(SUPPLIED MATERIAL begins)

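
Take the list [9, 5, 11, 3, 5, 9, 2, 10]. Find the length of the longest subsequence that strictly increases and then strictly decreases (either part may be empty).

inc[i] = longest strictly increasing subsequence ending at i; dec[i] = longest strictly decreasing subsequence starting at i:
i:      1  2  3  4  5  6  7  8
a[i]:   9  5 11  3  5  9  2 10
inc:    1  1  2  1  2  3  1  4
dec:    4  3  3  2  2  2  1  1
Best peak at i=1 (value 9): inc=1, dec=4, length 1+4−1 = 4.

4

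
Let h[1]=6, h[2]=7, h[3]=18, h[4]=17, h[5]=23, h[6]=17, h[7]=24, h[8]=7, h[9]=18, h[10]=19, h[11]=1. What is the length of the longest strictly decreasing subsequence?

4

Let dp[i] be the longest strictly decreasing subsequence ending at i:
i:      1  2  3  4  5  6  7  8  9 10 11
h[i]:   6  7 18 17 23 17 24  7 18 19  1
dp:     1  1  1  2  1  2  1  3  2  2  4
Maximum is 4.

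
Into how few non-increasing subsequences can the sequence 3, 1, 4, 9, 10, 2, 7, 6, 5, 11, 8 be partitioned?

5

The minimum number of non-increasing subsequences covering a sequence equals the length of its longest strictly increasing subsequence.
LIS length is 5 (e.g. 3, 4, 9, 10, 11), so 5 piles are needed.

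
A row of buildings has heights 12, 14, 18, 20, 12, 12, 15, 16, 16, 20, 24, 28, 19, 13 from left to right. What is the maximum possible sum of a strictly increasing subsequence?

129

Let S[i] be the best sum of a strictly increasing subsequence ending at i:
i:       1   2   3   4   5   6   7   8   9  10  11  12  13  14
a[i]:   12  14  18  20  12  12  15  16  16  20  24  28  19  13
S:      12  26  44  64  12  12  41  57  57  77 101 129  76  25
Maximum is 129 (e.g. 12 + 14 + 15 + 16 + 20 + 24 + 28).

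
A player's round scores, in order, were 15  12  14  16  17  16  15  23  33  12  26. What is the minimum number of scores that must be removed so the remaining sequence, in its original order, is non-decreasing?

Fewest deletions = n − (longest non-decreasing subsequence).
Patience tails:
15 → extends → [15]
12 → replaces 15 → [12]
14 → extends → [12, 14]
16 → extends → [12, 14, 16]
17 → extends → [12, 14, 16, 17]
16 → replaces 17 → [12, 14, 16, 16]
15 → replaces 16 → [12, 14, 15, 16]
23 → extends → [12, 14, 15, 16, 23]
33 → extends → [12, 14, 15, 16, 23, 33]
12 → replaces 14 → [12, 12, 15, 16, 23, 33]
26 → replaces 33 → [12, 12, 15, 16, 23, 26]
Longest non-decreasing subsequence has length 6, so deletions = 11 − 6 = 5.

5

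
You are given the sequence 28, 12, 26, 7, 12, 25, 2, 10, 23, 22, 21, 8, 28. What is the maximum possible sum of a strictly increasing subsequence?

72

Let S[i] be the best sum of a strictly increasing subsequence ending at i:
i:      1  2  3  4  5  6  7  8  9 10 11 12 13
a[i]:  28 12 26  7 12 25  2 10 23 22 21  8 28
S:     28 12 38  7 19 44  2 17 42 41 40 15 72
Maximum is 72 (e.g. 7 + 12 + 25 + 28).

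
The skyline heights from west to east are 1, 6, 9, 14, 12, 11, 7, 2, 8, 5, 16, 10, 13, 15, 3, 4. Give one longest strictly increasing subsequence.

1, 6, 7, 8, 10, 13, 15

Patience tails give the LIS length; then backtrack through the dp parents:
1 → extends → [1]
6 → extends → [1, 6]
9 → extends → [1, 6, 9]
14 → extends → [1, 6, 9, 14]
12 → replaces 14 → [1, 6, 9, 12]
11 → replaces 12 → [1, 6, 9, 11]
7 → replaces 9 → [1, 6, 7, 11]
2 → replaces 6 → [1, 2, 7, 11]
8 → replaces 11 → [1, 2, 7, 8]
5 → replaces 7 → [1, 2, 5, 8]
16 → extends → [1, 2, 5, 8, 16]
10 → replaces 16 → [1, 2, 5, 8, 10]
13 → extends → [1, 2, 5, 8, 10, 13]
15 → extends → [1, 2, 5, 8, 10, 13, 15]
3 → replaces 5 → [1, 2, 3, 8, 10, 13, 15]
4 → replaces 8 → [1, 2, 3, 4, 10, 13, 15]
Length 7; one witness is 1, 6, 7, 8, 10, 13, 15.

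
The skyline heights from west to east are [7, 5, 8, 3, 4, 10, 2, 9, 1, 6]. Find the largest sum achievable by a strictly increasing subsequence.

Let S[i] be the best sum of a strictly increasing subsequence ending at i:
i:      1  2  3  4  5  6  7  8  9 10
a[i]:   7  5  8  3  4 10  2  9  1  6
S:      7  5 15  3  7 25  2 24  1 13
Maximum is 25 (e.g. 7 + 8 + 10).

25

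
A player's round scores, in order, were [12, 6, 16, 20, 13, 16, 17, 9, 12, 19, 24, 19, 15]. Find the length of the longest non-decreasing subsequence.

6

Track the smallest tail for each achievable length (allowing ties):
12 → extends → [12]
6 → replaces 12 → [6]
16 → extends → [6, 16]
20 → extends → [6, 16, 20]
13 → replaces 16 → [6, 13, 20]
16 → replaces 20 → [6, 13, 16]
17 → extends → [6, 13, 16, 17]
9 → replaces 13 → [6, 9, 16, 17]
12 → replaces 16 → [6, 9, 12, 17]
19 → extends → [6, 9, 12, 17, 19]
24 → extends → [6, 9, 12, 17, 19, 24]
19 → replaces 24 → [6, 9, 12, 17, 19, 19]
15 → replaces 17 → [6, 9, 12, 15, 19, 19]
Six tails, so the longest non-decreasing subsequence has length 6 (e.g. 12, 16, 16, 17, 19, 24).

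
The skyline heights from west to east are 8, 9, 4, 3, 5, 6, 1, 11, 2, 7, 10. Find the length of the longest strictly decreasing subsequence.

4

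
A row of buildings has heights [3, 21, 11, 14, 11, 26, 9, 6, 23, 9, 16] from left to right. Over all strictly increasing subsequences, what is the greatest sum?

54

Let S[i] be the best sum of a strictly increasing subsequence ending at i:
i:      1  2  3  4  5  6  7  8  9 10 11
a[i]:   3 21 11 14 11 26  9  6 23  9 16
S:      3 24 14 28 14 54 12  9 51 18 44
Maximum is 54 (e.g. 3 + 11 + 14 + 26).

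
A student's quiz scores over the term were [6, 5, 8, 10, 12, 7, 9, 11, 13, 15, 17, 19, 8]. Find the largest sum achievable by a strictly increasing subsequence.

Let S[i] be the best sum of a strictly increasing subsequence ending at i:
i:       1   2   3   4   5   6   7   8   9  10  11  12  13
a[i]:    6   5   8  10  12   7   9  11  13  15  17  19   8
S:       6   5  14  24  36  13  23  35  49  64  81 100  21
Maximum is 100 (e.g. 6 + 8 + 10 + 12 + 13 + 15 + 17 + 19).

100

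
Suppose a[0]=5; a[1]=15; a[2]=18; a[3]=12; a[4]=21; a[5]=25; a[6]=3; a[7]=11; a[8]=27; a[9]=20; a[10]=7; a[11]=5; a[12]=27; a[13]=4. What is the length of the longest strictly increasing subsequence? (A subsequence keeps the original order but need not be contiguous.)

6

Track the smallest tail for each achievable length (strict):
5 → extends → [5]
15 → extends → [5, 15]
18 → extends → [5, 15, 18]
12 → replaces 15 → [5, 12, 18]
21 → extends → [5, 12, 18, 21]
25 → extends → [5, 12, 18, 21, 25]
3 → replaces 5 → [3, 12, 18, 21, 25]
11 → replaces 12 → [3, 11, 18, 21, 25]
27 → extends → [3, 11, 18, 21, 25, 27]
20 → replaces 21 → [3, 11, 18, 20, 25, 27]
7 → replaces 11 → [3, 7, 18, 20, 25, 27]
5 → replaces 7 → [3, 5, 18, 20, 25, 27]
27 → already a tail → [3, 5, 18, 20, 25, 27]
4 → replaces 5 → [3, 4, 18, 20, 25, 27]
Six tails, so the longest strictly increasing subsequence has length 6 (e.g. 5, 15, 18, 21, 25, 27).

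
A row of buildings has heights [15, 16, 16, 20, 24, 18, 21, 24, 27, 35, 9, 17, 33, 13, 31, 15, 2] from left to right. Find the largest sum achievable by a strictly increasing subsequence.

158

Let S[i] be the best sum of a strictly increasing subsequence ending at i:
i:       1   2   3   4   5   6   7   8   9  10  11  12  13  14  15  16  17
a[i]:   15  16  16  20  24  18  21  24  27  35   9  17  33  13  31  15   2
S:      15  31  31  51  75  49  72  96 123 158   9  48 156  22 154  37   2
Maximum is 158 (e.g. 15 + 16 + 20 + 21 + 24 + 27 + 35).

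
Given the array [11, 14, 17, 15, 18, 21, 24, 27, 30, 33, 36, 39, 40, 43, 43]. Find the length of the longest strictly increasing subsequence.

Track the smallest tail for each achievable length (strict):
11 → extends → [11]
14 → extends → [11, 14]
17 → extends → [11, 14, 17]
15 → replaces 17 → [11, 14, 15]
18 → extends → [11, 14, 15, 18]
21 → extends → [11, 14, 15, 18, 21]
24 → extends → [11, 14, 15, 18, 21, 24]
27 → extends → [11, 14, 15, 18, 21, 24, 27]
30 → extends → [11, 14, 15, 18, 21, 24, 27, 30]
33 → extends → [11, 14, 15, 18, 21, 24, 27, 30, 33]
36 → extends → [11, 14, 15, 18, 21, 24, 27, 30, 33, 36]
39 → extends → [11, 14, 15, 18, 21, 24, 27, 30, 33, 36, 39]
40 → extends → [11, 14, 15, 18, 21, 24, 27, 30, 33, 36, 39, 40]
43 → extends → [11, 14, 15, 18, 21, 24, 27, 30, 33, 36, 39, 40, 43]
43 → already a tail → [11, 14, 15, 18, 21, 24, 27, 30, 33, 36, 39, 40, 43]
Thirteen tails, so the longest strictly increasing subsequence has length 13 (e.g. 11, 14, 17, 18, 21, 24, 27, 30, 33, 36, 39, 40, 43).

13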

(SUPPLIED MATERIAL ends)

THE TASK - Reproduce nothing but the lines from the line containing "15, 2] from" to the last line of the data, each exactly as written.

RESULT -
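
A row of buildings has heights [15, 16, 16, 20, 24, 18, 21, 24, 27, 35, 9, 17, 33, 13, 31, 15, 2] from left to right. Find the largest sum achievable by a strictly increasing subsequence.

158

Let S[i] be the best sum of a strictly increasing subsequence ending at i:
i:       1   2   3   4   5   6   7   8   9  10  11  12  13  14  15  16  17
a[i]:   15  16  16  20  24  18  21  24  27  35   9  17  33  13  31  15   2
S:      15  31  31  51  75  49  72  96 123 158   9  48 156  22 154  37   2
Maximum is 158 (e.g. 15 + 16 + 20 + 21 + 24 + 27 + 35).

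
Given the array [11, 14, 17, 15, 18, 21, 24, 27, 30, 33, 36, 39, 40, 43, 43]. Find the length of the longest strictly increasing subsequence.

Track the smallest tail for each achievable length (strict):
11 → extends → [11]
14 → extends → [11, 14]
17 → extends → [11, 14, 17]
15 → replaces 17 → [11, 14, 15]
18 → extends → [11, 14, 15, 18]
21 → extends → [11, 14, 15, 18, 21]
24 → extends → [11, 14, 15, 18, 21, 24]
27 → extends → [11, 14, 15, 18, 21, 24, 27]
30 → extends → [11, 14, 15, 18, 21, 24, 27, 30]
33 → extends → [11, 14, 15, 18, 21, 24, 27, 30, 33]
36 → extends → [11, 14, 15, 18, 21, 24, 27, 30, 33, 36]
39 → extends → [11, 14, 15, 18, 21, 24, 27, 30, 33, 36, 39]
40 → extends → [11, 14, 15, 18, 21, 24, 27, 30, 33, 36, 39, 40]
43 → extends → [11, 14, 15, 18, 21, 24, 27, 30, 33, 36, 39, 40, 43]
43 → already a tail → [11, 14, 15, 18, 21, 24, 27, 30, 33, 36, 39, 40, 43]
Thirteen tails, so the longest strictly increasing subsequence has length 13 (e.g. 11, 14, 17, 18, 21, 24, 27, 30, 33, 36, 39, 40, 43).

13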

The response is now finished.